BEGIN DATA FOR REVIEW

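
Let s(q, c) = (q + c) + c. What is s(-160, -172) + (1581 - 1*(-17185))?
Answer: 18262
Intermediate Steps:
s(q, c) = q + 2*c (s(q, c) = (c + q) + c = q + 2*c)
s(-160, -172) + (1581 - 1*(-17185)) = (-160 + 2*(-172)) + (1581 - 1*(-17185)) = (-160 - 344) + (1581 + 17185) = -504 + 18766 = 18262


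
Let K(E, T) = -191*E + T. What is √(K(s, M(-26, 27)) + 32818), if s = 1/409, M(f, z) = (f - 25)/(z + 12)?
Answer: √927730736790/5317 ≈ 181.15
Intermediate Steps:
M(f, z) = (-25 + f)/(12 + z)
s = 1/409 ≈ 0.0024450
K(E, T) = T - 191*E
√(K(s, M(-26, 27)) + 32818) = √(((-25 - 26)/(12 + 27) - 191*1/409) + 32818) = √((-51/39 - 191/409) + 32818) = √(((1/39)*(-51) - 191/409) + 32818) = √((-17/13 - 191/409) + 32818) = √(-9436/5317 + 32818) = √(174483870/5317) = √927730736790/5317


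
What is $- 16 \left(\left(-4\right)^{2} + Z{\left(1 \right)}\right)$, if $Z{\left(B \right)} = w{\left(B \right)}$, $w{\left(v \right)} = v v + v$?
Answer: $-288$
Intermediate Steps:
$w{\left(v \right)} = v + v^{2}$ ($w{\left(v \right)} = v^{2} + v = v + v^{2}$)
$Z{\left(B \right)} = B \left(1 + B\right)$
$- 16 \left(\left(-4\right)^{2} + Z{\left(1 \right)}\right) = - 16 \left(\left(-4\right)^{2} + 1 \left(1 + 1\right)\right) = - 16 \left(16 + 1 \cdot 2\right) = - 16 \left(16 + 2\right) = \left(-16\right) 18 = -288$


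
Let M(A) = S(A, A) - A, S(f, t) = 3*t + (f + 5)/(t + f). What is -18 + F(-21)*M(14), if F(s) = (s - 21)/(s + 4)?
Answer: 1797/34 ≈ 52.853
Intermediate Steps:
F(s) = (-21 + s)/(4 + s)
S(f, t) = 3*t + (5 + f)/(f + t)
M(A) = -A + (5 + A + 6*A²)/(2*A) (M(A) = (5 + A + 3*A² + 3*A*A)/(A + A) - A = (5 + A + 3*A² + 3*A²)/((2*A)) - A = (1/(2*A))*(5 + A + 6*A²) - A = (5 + A + 6*A²)/(2*A) - A = -A + (5 + A + 6*A²)/(2*A))
-18 + F(-21)*M(14) = -18 + ((-21 - 21)/(4 - 21))*((½)*(5 + 14 + 4*14²)/14) = -18 + (-42/(-17))*((½)*(1/14)*(5 + 14 + 4*196)) = -18 + (-1/17*(-42))*((½)*(1/14)*(5 + 14 + 784)) = -18 + 42*((½)*(1/14)*803)/17 = -18 + (42/17)*(803/28) = -18 + 2409/34 = 1797/34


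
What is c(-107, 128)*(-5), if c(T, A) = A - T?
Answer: -1175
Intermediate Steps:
c(-107, 128)*(-5) = (128 - 1*(-107))*(-5) = (128 + 107)*(-5) = 235*(-5) = -1175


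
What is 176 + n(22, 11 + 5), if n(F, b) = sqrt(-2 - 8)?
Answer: 176 + I*sqrt(10) ≈ 176.0 + 3.1623*I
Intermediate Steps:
n(F, b) = I*sqrt(10) (n(F, b) = sqrt(-10) = I*sqrt(10))
176 + n(22, 11 + 5) = 176 + I*sqrt(10)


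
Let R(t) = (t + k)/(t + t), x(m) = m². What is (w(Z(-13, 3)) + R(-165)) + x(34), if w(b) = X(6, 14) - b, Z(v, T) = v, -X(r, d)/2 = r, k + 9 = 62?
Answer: 190961/165 ≈ 1157.3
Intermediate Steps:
k = 53 (k = -9 + 62 = 53)
X(r, d) = -2*r
w(b) = -12 - b (w(b) = -2*6 - b = -12 - b)
R(t) = (53 + t)/(2*t) (R(t) = (t + 53)/(t + t) = (53 + t)/((2*t)) = (53 + t)*(1/(2*t)) = (53 + t)/(2*t))
(w(Z(-13, 3)) + R(-165)) + x(34) = ((-12 - 1*(-13)) + (½)*(53 - 165)/(-165)) + 34² = ((-12 + 13) + (½)*(-1/165)*(-112)) + 1156 = (1 + 56/165) + 1156 = 221/165 + 1156 = 190961/165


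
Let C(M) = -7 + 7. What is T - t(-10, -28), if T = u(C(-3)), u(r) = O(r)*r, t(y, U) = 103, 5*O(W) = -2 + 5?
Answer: -103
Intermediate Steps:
O(W) = ⅗ (O(W) = (-2 + 5)/5 = (⅕)*3 = ⅗)
C(M) = 0
u(r) = 3*r/5
T = 0 (T = (⅗)*0 = 0)
T - t(-10, -28) = 0 - 1*103 = 0 - 103 = -103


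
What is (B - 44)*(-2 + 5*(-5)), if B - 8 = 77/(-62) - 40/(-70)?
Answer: 429705/434 ≈ 990.10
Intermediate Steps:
B = 3181/434 (B = 8 + (77/(-62) - 40/(-70)) = 8 + (77*(-1/62) - 40*(-1/70)) = 8 + (-77/62 + 4/7) = 8 - 291/434 = 3181/434 ≈ 7.3295)
(B - 44)*(-2 + 5*(-5)) = (3181/434 - 44)*(-2 + 5*(-5)) = -15915*(-2 - 25)/434 = -15915/434*(-27) = 429705/434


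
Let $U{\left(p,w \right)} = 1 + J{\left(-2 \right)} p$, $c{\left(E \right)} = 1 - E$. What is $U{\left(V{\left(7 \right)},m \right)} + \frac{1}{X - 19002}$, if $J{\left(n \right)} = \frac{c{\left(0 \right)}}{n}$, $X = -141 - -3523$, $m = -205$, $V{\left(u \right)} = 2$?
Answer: $- \frac{1}{15620} \approx -6.4021 \cdot 10^{-5}$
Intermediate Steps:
$X = 3382$ ($X = -141 + 3523 = 3382$)
$J{\left(n \right)} = \frac{1}{n}$ ($J{\left(n \right)} = \frac{1 - 0}{n} = \frac{1 + 0}{n} = 1 \frac{1}{n} = \frac{1}{n}$)
$U{\left(p,w \right)} = 1 - \frac{p}{2}$ ($U{\left(p,w \right)} = 1 + \frac{p}{-2} = 1 - \frac{p}{2}$)
$U{\left(V{\left(7 \right)},m \right)} + \frac{1}{X - 19002} = \left(1 - 1\right) + \frac{1}{3382 - 19002} = \left(1 - 1\right) + \frac{1}{-15620} = 0 - \frac{1}{15620} = - \frac{1}{15620}$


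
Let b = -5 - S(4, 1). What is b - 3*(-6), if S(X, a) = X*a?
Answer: 9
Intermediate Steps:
b = -9 (b = -5 - 4 = -9)
b - 3*(-6) = -9 - 3*(-6) = -9 + 18 = 9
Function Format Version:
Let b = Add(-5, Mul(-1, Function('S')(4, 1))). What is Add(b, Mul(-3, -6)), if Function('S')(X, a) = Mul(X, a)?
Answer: 9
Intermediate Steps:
b = -9 (b = Add(-5, Mul(-1, Mul(4, 1))) = Add(-5, Mul(-1, 4)) = Add(-5, -4) = -9)
Add(b, Mul(-3, -6)) = Add(-9, Mul(-3, -6)) = Add(-9, 18) = 9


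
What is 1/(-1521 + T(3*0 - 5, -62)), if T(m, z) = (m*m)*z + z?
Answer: -1/3133 ≈ -0.00031918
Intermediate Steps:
T(m, z) = z + z*m² (T(m, z) = m²*z + z = z*m² + z = z + z*m²)
1/(-1521 + T(3*0 - 5, -62)) = 1/(-1521 - 62*(1 + (3*0 - 5)²)) = 1/(-1521 - 62*(1 + (0 - 5)²)) = 1/(-1521 - 62*(1 + (-5)²)) = 1/(-1521 - 62*(1 + 25)) = 1/(-1521 - 62*26) = 1/(-1521 - 1612) = 1/(-3133) = -1/3133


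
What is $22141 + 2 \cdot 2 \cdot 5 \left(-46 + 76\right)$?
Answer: $22741$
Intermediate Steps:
$22141 + 2 \cdot 2 \cdot 5 \left(-46 + 76\right) = 22141 + 4 \cdot 5 \cdot 30 = 22141 + 20 \cdot 30 = 22141 + 600 = 22741$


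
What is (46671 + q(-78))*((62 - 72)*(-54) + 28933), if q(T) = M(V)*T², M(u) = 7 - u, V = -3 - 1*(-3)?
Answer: 2630730507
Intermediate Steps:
V = 0 (V = -3 + 3 = 0)
q(T) = 7*T² (q(T) = (7 - 1*0)*T² = (7 + 0)*T² = 7*T²)
(46671 + q(-78))*((62 - 72)*(-54) + 28933) = (46671 + 7*(-78)²)*((62 - 72)*(-54) + 28933) = (46671 + 7*6084)*(-10*(-54) + 28933) = (46671 + 42588)*(540 + 28933) = 89259*29473 = 2630730507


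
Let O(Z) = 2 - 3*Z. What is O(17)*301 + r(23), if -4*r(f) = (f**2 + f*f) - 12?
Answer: -30021/2 ≈ -15011.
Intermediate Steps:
r(f) = 3 - f**2/2 (r(f) = -((f**2 + f*f) - 12)/4 = -((f**2 + f**2) - 12)/4 = -(2*f**2 - 12)/4 = -(-12 + 2*f**2)/4 = 3 - f**2/2)
O(17)*301 + r(23) = (2 - 3*17)*301 + (3 - 1/2*23**2) = (2 - 51)*301 + (3 - 1/2*529) = -49*301 + (3 - 529/2) = -14749 - 523/2 = -30021/2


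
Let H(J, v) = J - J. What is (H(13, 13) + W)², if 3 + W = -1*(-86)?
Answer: 6889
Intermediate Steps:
H(J, v) = 0
W = 83 (W = -3 - 1*(-86) = -3 + 86 = 83)
(H(13, 13) + W)² = (0 + 83)² = 83² = 6889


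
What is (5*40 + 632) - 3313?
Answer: -2481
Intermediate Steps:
(5*40 + 632) - 3313 = (200 + 632) - 3313 = 832 - 3313 = -2481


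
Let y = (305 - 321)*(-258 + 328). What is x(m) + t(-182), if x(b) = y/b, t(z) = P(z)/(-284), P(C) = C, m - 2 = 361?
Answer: -126007/51546 ≈ -2.4446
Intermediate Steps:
m = 363 (m = 2 + 361 = 363)
y = -1120 (y = -16*70 = -1120)
t(z) = -z/284 (t(z) = z/(-284) = z*(-1/284) = -z/284)
x(b) = -1120/b
x(m) + t(-182) = -1120/363 - 1/284*(-182) = -1120*1/363 + 91/142 = -1120/363 + 91/142 = -126007/51546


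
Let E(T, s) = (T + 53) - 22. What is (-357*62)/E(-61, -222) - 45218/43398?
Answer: 79934566/108495 ≈ 736.76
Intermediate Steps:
E(T, s) = 31 + T (E(T, s) = (53 + T) - 22 = 31 + T)
(-357*62)/E(-61, -222) - 45218/43398 = (-357*62)/(31 - 61) - 45218/43398 = -22134/(-30) - 45218*1/43398 = -22134*(-1/30) - 22609/21699 = 3689/5 - 22609/21699 = 79934566/108495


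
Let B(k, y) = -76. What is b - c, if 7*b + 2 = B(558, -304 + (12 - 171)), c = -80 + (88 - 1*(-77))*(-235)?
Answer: 271907/7 ≈ 38844.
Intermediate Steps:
c = -38855 (c = -80 + (88 + 77)*(-235) = -80 + 165*(-235) = -80 - 38775 = -38855)
b = -78/7 (b = -2/7 + (1/7)*(-76) = -2/7 - 76/7 = -78/7 ≈ -11.143)
b - c = -78/7 - 1*(-38855) = -78/7 + 38855 = 271907/7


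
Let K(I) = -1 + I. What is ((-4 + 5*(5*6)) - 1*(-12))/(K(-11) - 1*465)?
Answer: -158/477 ≈ -0.33124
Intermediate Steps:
((-4 + 5*(5*6)) - 1*(-12))/(K(-11) - 1*465) = ((-4 + 5*(5*6)) - 1*(-12))/((-1 - 11) - 1*465) = ((-4 + 5*30) + 12)/(-12 - 465) = ((-4 + 150) + 12)/(-477) = (146 + 12)*(-1/477) = 158*(-1/477) = -158/477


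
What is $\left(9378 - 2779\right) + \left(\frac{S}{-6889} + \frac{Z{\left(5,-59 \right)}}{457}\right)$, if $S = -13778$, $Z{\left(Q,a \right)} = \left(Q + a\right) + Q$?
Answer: $\frac{3016608}{457} \approx 6600.9$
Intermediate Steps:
$Z{\left(Q,a \right)} = a + 2 Q$
$\left(9378 - 2779\right) + \left(\frac{S}{-6889} + \frac{Z{\left(5,-59 \right)}}{457}\right) = \left(9378 - 2779\right) + \left(- \frac{13778}{-6889} + \frac{-59 + 2 \cdot 5}{457}\right) = 6599 + \left(\left(-13778\right) \left(- \frac{1}{6889}\right) + \left(-59 + 10\right) \frac{1}{457}\right) = 6599 + \left(2 - \frac{49}{457}\right) = 6599 + \frac{865}{457} = \frac{3016608}{457}$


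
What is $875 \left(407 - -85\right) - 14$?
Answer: $430486$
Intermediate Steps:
$875 \left(407 - -85\right) - 14 = 875 \left(407 + 85\right) - 14 = 875 \cdot 492 - 14 = 430500 - 14 = 430486$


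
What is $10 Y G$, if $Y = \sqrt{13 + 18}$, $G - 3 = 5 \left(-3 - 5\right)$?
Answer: $- 370 \sqrt{31} \approx -2060.1$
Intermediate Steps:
$G = -37$ ($G = 3 + 5 \left(-3 - 5\right) = 3 + 5 \left(-8\right) = 3 - 40 = -37$)
$Y = \sqrt{31} \approx 5.5678$
$10 Y G = 10 \sqrt{31} \left(-37\right) = - 370 \sqrt{31}$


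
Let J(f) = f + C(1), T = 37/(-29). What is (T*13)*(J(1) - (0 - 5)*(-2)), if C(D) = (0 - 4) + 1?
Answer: 5772/29 ≈ 199.03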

END DATA FOR REVIEW

## WHAT IS NEEDED
Your reply should consist of one number: how many lines above contain the word "Function".

## WRITTEN SOLUTION
2